[Saved entries]
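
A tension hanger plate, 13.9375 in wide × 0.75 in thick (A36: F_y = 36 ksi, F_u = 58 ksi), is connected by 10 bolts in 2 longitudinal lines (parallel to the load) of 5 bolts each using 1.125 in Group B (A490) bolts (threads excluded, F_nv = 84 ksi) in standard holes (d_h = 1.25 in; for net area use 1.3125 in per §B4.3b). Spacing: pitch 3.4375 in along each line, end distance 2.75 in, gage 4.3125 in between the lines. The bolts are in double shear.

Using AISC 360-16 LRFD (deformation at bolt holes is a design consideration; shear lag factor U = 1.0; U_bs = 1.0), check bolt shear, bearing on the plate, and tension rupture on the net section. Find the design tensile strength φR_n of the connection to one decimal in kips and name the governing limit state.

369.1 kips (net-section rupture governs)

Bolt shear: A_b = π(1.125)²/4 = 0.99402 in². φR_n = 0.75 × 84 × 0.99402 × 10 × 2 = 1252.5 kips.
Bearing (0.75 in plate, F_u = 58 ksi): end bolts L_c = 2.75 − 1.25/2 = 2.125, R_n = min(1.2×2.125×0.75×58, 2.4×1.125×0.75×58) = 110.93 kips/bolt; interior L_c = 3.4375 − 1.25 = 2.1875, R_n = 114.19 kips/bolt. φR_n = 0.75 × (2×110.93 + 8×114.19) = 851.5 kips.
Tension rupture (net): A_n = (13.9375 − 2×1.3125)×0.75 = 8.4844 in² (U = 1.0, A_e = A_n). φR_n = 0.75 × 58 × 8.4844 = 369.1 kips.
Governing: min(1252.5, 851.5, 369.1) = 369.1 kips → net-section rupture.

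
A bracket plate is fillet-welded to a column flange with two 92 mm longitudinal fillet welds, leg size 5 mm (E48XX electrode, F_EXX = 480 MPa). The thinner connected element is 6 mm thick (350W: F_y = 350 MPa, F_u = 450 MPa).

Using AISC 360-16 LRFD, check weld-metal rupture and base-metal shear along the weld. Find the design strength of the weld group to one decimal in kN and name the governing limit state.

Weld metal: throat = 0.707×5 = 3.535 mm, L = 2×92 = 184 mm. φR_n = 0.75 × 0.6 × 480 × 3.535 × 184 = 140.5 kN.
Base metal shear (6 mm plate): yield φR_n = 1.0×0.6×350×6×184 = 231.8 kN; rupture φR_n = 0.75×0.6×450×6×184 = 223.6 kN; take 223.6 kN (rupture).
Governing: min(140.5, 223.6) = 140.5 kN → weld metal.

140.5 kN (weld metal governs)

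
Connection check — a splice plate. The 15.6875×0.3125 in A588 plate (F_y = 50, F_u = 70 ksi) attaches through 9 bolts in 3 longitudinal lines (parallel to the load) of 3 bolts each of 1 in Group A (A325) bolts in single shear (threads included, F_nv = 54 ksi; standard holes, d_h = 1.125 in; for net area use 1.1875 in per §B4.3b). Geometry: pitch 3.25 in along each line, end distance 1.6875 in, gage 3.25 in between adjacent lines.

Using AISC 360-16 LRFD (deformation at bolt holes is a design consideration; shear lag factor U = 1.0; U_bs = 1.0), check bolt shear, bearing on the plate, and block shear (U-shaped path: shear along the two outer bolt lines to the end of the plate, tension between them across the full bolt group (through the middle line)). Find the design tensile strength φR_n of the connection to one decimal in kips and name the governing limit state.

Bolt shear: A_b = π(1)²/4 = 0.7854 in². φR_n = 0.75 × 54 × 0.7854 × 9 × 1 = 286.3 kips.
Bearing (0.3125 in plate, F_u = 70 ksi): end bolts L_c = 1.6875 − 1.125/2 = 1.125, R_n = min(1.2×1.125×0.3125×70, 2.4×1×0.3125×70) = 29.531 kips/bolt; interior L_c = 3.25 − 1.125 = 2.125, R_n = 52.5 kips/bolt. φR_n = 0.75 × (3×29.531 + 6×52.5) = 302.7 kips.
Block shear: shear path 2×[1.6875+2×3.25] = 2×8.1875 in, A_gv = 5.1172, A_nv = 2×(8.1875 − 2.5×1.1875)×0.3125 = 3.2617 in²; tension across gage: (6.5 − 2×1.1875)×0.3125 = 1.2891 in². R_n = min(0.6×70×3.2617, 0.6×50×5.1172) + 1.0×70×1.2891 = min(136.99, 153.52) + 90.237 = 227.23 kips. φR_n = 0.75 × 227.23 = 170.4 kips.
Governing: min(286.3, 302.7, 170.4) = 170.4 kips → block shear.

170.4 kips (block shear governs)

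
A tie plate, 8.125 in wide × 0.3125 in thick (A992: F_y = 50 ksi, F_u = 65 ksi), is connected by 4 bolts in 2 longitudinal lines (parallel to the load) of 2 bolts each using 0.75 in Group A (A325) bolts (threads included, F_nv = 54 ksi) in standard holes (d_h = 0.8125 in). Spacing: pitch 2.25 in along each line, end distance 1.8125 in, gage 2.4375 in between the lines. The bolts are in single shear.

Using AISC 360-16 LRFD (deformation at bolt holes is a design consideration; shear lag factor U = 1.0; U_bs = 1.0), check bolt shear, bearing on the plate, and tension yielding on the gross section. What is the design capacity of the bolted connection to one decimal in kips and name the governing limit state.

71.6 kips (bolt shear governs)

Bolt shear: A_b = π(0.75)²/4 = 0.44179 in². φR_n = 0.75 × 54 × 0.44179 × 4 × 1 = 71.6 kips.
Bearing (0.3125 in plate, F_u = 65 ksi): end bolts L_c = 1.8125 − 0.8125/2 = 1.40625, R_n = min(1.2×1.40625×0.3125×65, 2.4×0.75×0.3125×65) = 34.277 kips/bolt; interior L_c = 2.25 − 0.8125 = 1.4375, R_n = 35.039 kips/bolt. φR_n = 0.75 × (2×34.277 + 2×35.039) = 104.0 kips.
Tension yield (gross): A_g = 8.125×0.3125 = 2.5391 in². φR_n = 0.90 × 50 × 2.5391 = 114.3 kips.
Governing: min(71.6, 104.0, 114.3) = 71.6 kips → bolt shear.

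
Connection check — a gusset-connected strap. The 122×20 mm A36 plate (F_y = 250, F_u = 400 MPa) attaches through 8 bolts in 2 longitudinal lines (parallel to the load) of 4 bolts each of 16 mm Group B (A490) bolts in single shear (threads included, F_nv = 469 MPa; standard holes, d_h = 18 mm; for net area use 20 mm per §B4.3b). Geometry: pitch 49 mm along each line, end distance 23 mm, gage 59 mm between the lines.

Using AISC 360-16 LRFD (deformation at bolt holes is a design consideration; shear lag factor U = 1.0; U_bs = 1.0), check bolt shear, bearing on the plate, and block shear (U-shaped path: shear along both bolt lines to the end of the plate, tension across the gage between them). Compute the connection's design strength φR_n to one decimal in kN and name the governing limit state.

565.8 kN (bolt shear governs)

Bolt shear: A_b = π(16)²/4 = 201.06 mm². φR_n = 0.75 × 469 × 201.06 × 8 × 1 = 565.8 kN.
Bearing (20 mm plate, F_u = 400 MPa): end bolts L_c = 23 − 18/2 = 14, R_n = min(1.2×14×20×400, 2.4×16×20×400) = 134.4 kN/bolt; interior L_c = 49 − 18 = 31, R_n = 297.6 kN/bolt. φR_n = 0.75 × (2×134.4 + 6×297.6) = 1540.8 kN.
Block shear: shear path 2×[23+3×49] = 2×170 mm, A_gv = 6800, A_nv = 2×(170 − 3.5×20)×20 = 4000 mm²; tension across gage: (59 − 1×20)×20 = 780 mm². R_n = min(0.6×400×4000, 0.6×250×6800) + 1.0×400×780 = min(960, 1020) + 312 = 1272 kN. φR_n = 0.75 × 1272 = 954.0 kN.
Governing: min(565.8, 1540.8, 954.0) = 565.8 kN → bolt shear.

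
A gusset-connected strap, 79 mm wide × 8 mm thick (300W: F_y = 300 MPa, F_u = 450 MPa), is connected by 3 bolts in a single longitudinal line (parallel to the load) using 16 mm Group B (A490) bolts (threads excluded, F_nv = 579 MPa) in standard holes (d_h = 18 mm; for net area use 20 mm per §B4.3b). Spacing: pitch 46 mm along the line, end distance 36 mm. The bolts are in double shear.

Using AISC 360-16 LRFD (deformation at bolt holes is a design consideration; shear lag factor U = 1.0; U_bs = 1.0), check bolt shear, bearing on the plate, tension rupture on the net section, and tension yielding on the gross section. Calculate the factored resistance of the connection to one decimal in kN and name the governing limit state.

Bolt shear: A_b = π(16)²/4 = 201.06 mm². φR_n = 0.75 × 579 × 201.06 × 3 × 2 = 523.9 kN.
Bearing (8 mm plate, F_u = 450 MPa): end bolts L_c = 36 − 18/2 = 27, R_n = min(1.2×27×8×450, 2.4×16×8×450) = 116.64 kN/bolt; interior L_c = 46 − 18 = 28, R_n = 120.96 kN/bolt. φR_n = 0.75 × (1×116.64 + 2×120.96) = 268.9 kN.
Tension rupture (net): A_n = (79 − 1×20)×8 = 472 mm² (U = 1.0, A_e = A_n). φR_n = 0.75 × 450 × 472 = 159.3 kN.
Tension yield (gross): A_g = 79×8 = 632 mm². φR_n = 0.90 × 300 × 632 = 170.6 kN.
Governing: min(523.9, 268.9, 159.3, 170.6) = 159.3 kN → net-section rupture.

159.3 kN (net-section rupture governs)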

AIM OF THE EXERCISE = Take the entries above and return only the lines from the one with "shear along both" to the one with "A gusset-connected strap, 79", both included, unchanged.

FINAL ANSWER =
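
Using AISC 360-16 LRFD (deformation at bolt holes is a design consideration; shear lag factor U = 1.0; U_bs = 1.0), check bolt shear, bearing on the plate, and block shear (U-shaped path: shear along both bolt lines to the end of the plate, tension across the gage between them). Compute the connection's design strength φR_n to one decimal in kN and name the governing limit state.

565.8 kN (bolt shear governs)

Bolt shear: A_b = π(16)²/4 = 201.06 mm². φR_n = 0.75 × 469 × 201.06 × 8 × 1 = 565.8 kN.
Bearing (20 mm plate, F_u = 400 MPa): end bolts L_c = 23 − 18/2 = 14, R_n = min(1.2×14×20×400, 2.4×16×20×400) = 134.4 kN/bolt; interior L_c = 49 − 18 = 31, R_n = 297.6 kN/bolt. φR_n = 0.75 × (2×134.4 + 6×297.6) = 1540.8 kN.
Block shear: shear path 2×[23+3×49] = 2×170 mm, A_gv = 6800, A_nv = 2×(170 − 3.5×20)×20 = 4000 mm²; tension across gage: (59 − 1×20)×20 = 780 mm². R_n = min(0.6×400×4000, 0.6×250×6800) + 1.0×400×780 = min(960, 1020) + 312 = 1272 kN. φR_n = 0.75 × 1272 = 954.0 kN.
Governing: min(565.8, 1540.8, 954.0) = 565.8 kN → bolt shear.

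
A gusset-connected strap, 79 mm wide × 8 mm thick (300W: F_y = 300 MPa, F_u = 450 MPa), is connected by 3 bolts in a single longitudinal line (parallel to the load) using 16 mm Group B (A490) bolts (threads excluded, F_nv = 579 MPa) in standard holes (d_h = 18 mm; for net area use 20 mm per §B4.3b). Spacing: pitch 46 mm along the line, end distance 36 mm. The bolts are in double shear.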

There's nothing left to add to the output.